Dataset entries:
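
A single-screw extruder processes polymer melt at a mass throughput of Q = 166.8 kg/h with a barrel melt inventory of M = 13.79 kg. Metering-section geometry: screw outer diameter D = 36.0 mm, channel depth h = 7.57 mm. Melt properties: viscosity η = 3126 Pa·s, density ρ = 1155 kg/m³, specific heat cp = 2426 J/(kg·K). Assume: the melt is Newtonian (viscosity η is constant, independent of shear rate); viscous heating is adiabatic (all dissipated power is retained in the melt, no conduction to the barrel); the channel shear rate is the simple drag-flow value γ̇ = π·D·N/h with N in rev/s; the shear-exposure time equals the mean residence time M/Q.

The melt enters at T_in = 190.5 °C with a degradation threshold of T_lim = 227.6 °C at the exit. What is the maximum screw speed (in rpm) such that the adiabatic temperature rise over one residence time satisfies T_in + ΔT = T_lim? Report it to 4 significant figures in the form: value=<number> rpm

value=42.45 rpm

Convert throughput: Q = 166.8 kg/h = 166.8/3600 = 0.0463333 kg/s
t_res = M / Q_s = 13.79 ÷ 0.0463333 = 297.626 s
Geometry in SI: D = 36.0 mm → 0.036 m, h = 7.57 mm → 0.00757 m
ΔT_a = T_lim − T_in = 227.6 °C − 190.5 °C = 37.1 K
γ̇_max² = ΔT_a·ρ·cp / (η·t_res) = [37.1 × 1155 × 2426] / [3126 × 297.626] = 111.734 s⁻²
γ̇_max = sqrt(111.734) = 10.5705 s⁻¹
N_max = γ̇_max·h / (π·D) = 10.5705 · 0.00757 / (π · 0.036) = 0.707517 rev/s = 42.451 rpm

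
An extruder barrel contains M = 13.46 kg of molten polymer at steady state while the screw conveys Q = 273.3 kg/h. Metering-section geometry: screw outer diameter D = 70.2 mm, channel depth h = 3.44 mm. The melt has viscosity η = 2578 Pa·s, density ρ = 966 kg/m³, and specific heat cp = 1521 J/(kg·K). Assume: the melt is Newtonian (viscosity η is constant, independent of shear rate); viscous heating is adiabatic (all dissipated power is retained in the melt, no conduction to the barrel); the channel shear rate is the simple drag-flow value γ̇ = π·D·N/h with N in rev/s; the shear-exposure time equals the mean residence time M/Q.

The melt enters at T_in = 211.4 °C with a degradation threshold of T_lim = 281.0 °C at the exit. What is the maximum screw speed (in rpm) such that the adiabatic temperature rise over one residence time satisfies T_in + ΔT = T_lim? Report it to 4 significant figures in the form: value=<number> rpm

Q_s = Q / 3600 = 273.3 / 3600 = 0.0759167 kg/s
t_res = M / Q_s = 13.46 / 0.0759167 = 177.3 s
Convert to metres: D = 0.0702 m, h = 0.00344 m
Allowable rise: ΔT_a = T_lim − T_in = 281.0 − 211.4 = 69.6 K
γ̇_max² = ΔT_a·ρ·cp / (η·t_res) = [69.6 × 966 × 1521] / [2578 × 177.3] = 223.73 s⁻²
γ̇_max = sqrt(223.73) = 14.9576 s⁻¹
Solve γ̇ = πDN/h for N: N_max = γ̇_max·h/(π·D) = 14.9576 × 0.00344 / (π × 0.0702) = 0.23331 rev/s = 13.9986 rpm

value=14.00 rpm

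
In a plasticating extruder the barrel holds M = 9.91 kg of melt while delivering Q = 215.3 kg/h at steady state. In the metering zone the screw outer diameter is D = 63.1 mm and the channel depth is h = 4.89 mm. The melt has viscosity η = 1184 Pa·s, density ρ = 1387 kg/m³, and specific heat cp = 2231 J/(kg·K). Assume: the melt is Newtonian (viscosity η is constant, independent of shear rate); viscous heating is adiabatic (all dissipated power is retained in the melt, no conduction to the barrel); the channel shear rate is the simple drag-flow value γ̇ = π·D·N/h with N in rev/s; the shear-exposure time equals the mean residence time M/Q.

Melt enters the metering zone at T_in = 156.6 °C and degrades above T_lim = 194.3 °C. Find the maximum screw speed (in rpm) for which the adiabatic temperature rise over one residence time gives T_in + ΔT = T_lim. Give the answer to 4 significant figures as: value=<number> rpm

Q_s = Q / 3600 = 215.3 / 3600 = 0.0598056 kg/s
t_res = M / Q_s = 9.91 / 0.0598056 = 165.704 s
Convert to metres: D = 0.0631 m, h = 0.00489 m
ΔT_a = T_lim − T_in = 194.3 °C − 156.6 °C = 37.7 K
γ̇_max² = ΔT_a·ρ·cp / (η·t_res) = [37.7 × 1387 × 2231] / [1184 × 165.704] = 594.612 s⁻²
γ̇_max = √594.612 = 24.3847 s⁻¹
Solve γ̇ = πDN/h for N: N_max = γ̇_max·h/(π·D) = 24.3847 × 0.00489 / (π × 0.0631) = 0.601515 rev/s = 36.0909 rpm

value=36.09 rpm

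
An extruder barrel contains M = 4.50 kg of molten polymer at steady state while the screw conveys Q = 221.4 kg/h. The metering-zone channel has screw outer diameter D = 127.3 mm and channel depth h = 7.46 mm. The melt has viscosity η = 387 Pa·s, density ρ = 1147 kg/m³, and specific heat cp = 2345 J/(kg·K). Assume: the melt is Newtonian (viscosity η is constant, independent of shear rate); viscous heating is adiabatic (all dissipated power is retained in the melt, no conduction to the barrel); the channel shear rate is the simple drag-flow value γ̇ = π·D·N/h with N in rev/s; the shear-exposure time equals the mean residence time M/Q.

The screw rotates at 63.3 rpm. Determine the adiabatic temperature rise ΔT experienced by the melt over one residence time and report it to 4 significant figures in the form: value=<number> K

value=33.68 K

Throughput in SI: Q_s = 221.4 kg/h ÷ 3600 s/h = 0.0615 kg/s
t_res = M / Q_s = 4.50 / 0.0615 = 73.1707 s
Convert to SI: D = 0.1273 m, h = 0.00746 m, N = 63.3/60 = 1.055 rev/s
γ̇ = π·D·N / h = π · 0.1273 · 1.055 / 0.00746 = 56.5577 s⁻¹
ΔT = η·γ̇²·t_res / (ρ·cp) = 387 · (56.5577)² · 73.1707 / (1147 · 2345) = 33.6764 K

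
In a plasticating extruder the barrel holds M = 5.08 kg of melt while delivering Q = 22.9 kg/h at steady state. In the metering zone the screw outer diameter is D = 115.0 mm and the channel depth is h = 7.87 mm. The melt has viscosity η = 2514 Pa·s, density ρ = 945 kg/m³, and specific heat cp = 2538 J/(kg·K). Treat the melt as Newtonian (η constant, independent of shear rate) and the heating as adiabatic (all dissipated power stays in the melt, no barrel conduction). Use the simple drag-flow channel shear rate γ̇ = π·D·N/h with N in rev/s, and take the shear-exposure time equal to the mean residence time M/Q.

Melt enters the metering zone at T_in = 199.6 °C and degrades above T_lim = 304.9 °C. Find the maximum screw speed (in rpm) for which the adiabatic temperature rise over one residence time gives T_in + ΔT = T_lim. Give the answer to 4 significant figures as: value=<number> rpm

value=14.66 rpm

Convert throughput: Q = 22.9 kg/h = 22.9/3600 = 0.00636111 kg/s
t_res = M / Q_s = 5.08 ÷ 0.00636111 = 798.603 s
Geometry in SI: D = 115.0 mm → 0.115 m, h = 7.87 mm → 0.00787 m
Allowable rise: ΔT_a = T_lim − T_in = 304.9 − 199.6 = 105.3 K
γ̇_max² = ΔT_a·ρ·cp/(η·t_res) = 105.3·945·2538/(2514·798.603) = 125.793 s⁻²
Take the square root: γ̇_max = √(125.793) = 11.2157 s⁻¹
N_max = γ̇_max h / (πD) = 11.2157·0.00787/(π·0.115) = 0.244318 rev/s → ×60 = 14.6591 rpm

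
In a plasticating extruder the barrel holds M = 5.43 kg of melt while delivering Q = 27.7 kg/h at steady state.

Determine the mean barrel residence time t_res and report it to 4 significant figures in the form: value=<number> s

Q_s = Q / 3600 = 27.7 / 3600 = 0.00769444 kg/s
t_res = M / Q_s = 5.43 ÷ 0.00769444 = 705.704 s

value=705.7 s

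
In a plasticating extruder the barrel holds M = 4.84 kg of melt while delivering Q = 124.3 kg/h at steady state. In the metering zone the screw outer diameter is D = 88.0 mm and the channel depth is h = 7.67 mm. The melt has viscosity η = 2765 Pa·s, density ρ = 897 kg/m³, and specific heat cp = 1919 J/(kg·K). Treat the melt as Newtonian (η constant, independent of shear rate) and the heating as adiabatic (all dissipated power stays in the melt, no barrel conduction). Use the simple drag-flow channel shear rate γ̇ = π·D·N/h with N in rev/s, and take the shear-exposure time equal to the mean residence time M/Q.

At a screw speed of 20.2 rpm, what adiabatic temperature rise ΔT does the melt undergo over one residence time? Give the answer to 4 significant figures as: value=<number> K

Convert throughput: Q = 124.3 kg/h = 124.3/3600 = 0.0345278 kg/s
t_res = M / Q_s = 4.84 ÷ 0.0345278 = 140.177 s
Convert to SI: D = 0.088 m, h = 0.00767 m, N = 20.2/60 = 0.336667 rev/s
Shear rate: γ̇ = πDN/h = π·0.088·0.336667/0.00767 = 12.1349 s⁻¹
Adiabatic rise: ΔT = η γ̇² t_res / (ρ cp) = 2765·(12.1349)²·140.177 / (897·1919) = 33.1573 K

value=33.16 K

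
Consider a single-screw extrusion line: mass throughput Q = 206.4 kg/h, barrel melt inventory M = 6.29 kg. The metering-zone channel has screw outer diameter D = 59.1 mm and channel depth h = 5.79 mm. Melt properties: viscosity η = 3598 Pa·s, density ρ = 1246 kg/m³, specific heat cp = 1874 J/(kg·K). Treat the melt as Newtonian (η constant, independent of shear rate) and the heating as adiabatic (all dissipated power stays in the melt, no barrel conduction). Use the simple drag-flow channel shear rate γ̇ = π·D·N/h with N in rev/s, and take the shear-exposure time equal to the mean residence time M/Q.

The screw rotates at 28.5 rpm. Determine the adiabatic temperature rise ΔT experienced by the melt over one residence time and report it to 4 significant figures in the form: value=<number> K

value=39.22 K

Convert throughput: Q = 206.4 kg/h = 206.4/3600 = 0.0573333 kg/s
Mean residence time: t_res = M/Q_s = 6.29 kg / 0.0573333 kg/s = 109.709 s
Convert to SI: D = 0.0591 m, h = 0.00579 m, N = 28.5/60 = 0.475 rev/s
γ̇ = π·D·N / h = π · 0.0591 · 0.475 / 0.00579 = 15.2318 s⁻¹
ΔT = η·γ̇²·t_res / (ρ·cp) = 3598 · (15.2318)² · 109.709 / (1246 · 1874) = 39.2213 K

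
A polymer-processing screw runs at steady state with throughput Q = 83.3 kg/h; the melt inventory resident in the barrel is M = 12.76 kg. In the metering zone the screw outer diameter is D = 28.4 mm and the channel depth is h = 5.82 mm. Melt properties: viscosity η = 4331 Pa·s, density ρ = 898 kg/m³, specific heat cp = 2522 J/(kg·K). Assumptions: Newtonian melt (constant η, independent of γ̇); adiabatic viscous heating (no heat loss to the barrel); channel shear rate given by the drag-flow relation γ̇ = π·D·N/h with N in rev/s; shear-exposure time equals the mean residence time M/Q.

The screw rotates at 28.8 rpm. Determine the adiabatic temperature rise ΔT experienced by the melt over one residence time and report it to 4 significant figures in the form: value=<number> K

Q_s = Q / 3600 = 83.3 / 3600 = 0.0231389 kg/s
Mean residence time: t_res = M/Q_s = 12.76 kg / 0.0231389 kg/s = 551.453 s
Geometry in metres: D = 28.4 mm → 0.0284 m, h = 5.82 mm → 0.00582 m; screw speed N = 28.8 rpm = 0.48 rev/s
Shear rate: γ̇ = πDN/h = π·0.0284·0.48/0.00582 = 7.35845 s⁻¹
ΔT = η·γ̇²·t_res / (ρ·cp) = 4331 · (7.35845)² · 551.453 / (898 · 2522) = 57.1015 K

value=57.10 K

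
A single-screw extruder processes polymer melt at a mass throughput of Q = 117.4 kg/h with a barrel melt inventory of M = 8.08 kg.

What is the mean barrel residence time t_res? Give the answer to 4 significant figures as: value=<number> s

Q_s = Q / 3600 = 117.4 / 3600 = 0.0326111 kg/s
t_res = M / Q_s = 8.08 / 0.0326111 = 247.768 s

value=247.8 s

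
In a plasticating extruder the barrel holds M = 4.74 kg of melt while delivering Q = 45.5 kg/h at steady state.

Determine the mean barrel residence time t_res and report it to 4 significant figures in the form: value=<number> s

Q_s = Q / 3600 = 45.5 / 3600 = 0.0126389 kg/s
Mean residence time: t_res = M/Q_s = 4.74 kg / 0.0126389 kg/s = 375.033 s

value=375.0 s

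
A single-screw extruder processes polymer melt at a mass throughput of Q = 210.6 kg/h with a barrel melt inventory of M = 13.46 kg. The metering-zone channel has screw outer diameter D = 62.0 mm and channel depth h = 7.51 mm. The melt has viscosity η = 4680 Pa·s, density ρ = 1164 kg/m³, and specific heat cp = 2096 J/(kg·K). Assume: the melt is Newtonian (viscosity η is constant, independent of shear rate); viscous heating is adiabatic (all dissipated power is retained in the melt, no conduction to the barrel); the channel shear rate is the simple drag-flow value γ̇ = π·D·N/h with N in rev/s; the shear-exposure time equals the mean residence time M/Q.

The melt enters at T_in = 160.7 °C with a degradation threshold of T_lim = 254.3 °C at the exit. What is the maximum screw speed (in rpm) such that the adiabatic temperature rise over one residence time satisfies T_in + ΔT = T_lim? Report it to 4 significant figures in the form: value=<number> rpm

value=33.69 rpm

Q_s = Q / 3600 = 210.6 / 3600 = 0.0585 kg/s
t_res = M / Q_s = 13.46 ÷ 0.0585 = 230.085 s
D = 62.0 mm = 0.062 m;  h = 7.51 mm = 0.00751 m
ΔT_a = T_lim − T_in = 254.3 °C − 160.7 °C = 93.6 K
Invert ΔT = ηγ̇²t_res/(ρcp) for γ̇: γ̇_max² = ΔT_a ρ cp / (η t_res) = 93.6·1164·2096 / (4680·230.085) = 212.073 s⁻²
γ̇_max = √212.073 = 14.5627 s⁻¹
N_max = γ̇_max h / (πD) = 14.5627·0.00751/(π·0.062) = 0.561489 rev/s → ×60 = 33.6893 rpm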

WHAT YOU WILL DO => Copy out the range of lines above starting at the line with "In a plasticating extruder the barrel holds M = 4.74" and ending at the line with "210.6 kg/h with", exactly and including both.

ANSWER FOR THE TASK =>
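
In a plasticating extruder the barrel holds M = 4.74 kg of melt while delivering Q = 45.5 kg/h at steady state.

Determine the mean barrel residence time t_res and report it to 4 significant figures in the form: value=<number> s

Q_s = Q / 3600 = 45.5 / 3600 = 0.0126389 kg/s
Mean residence time: t_res = M/Q_s = 4.74 kg / 0.0126389 kg/s = 375.033 s

value=375.0 s

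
A single-screw extruder processes polymer melt at a mass throughput of Q = 210.6 kg/h with a barrel melt inventory of M = 13.46 kg. The metering-zone channel has screw outer diameter D = 62.0 mm and channel depth h = 7.51 mm. The melt has viscosity η = 4680 Pa·s, density ρ = 1164 kg/m³, and specific heat cp = 2096 J/(kg·K). Assume: the melt is Newtonian (viscosity η is constant, independent of shear rate); viscous heating is adiabatic (all dissipated power is retained in the melt, no conduction to the barrel); the channel shear rate is the simple drag-flow value γ̇ = π·D·N/h with N in rev/s; the shear-exposure time equals the mean residence time M/Q.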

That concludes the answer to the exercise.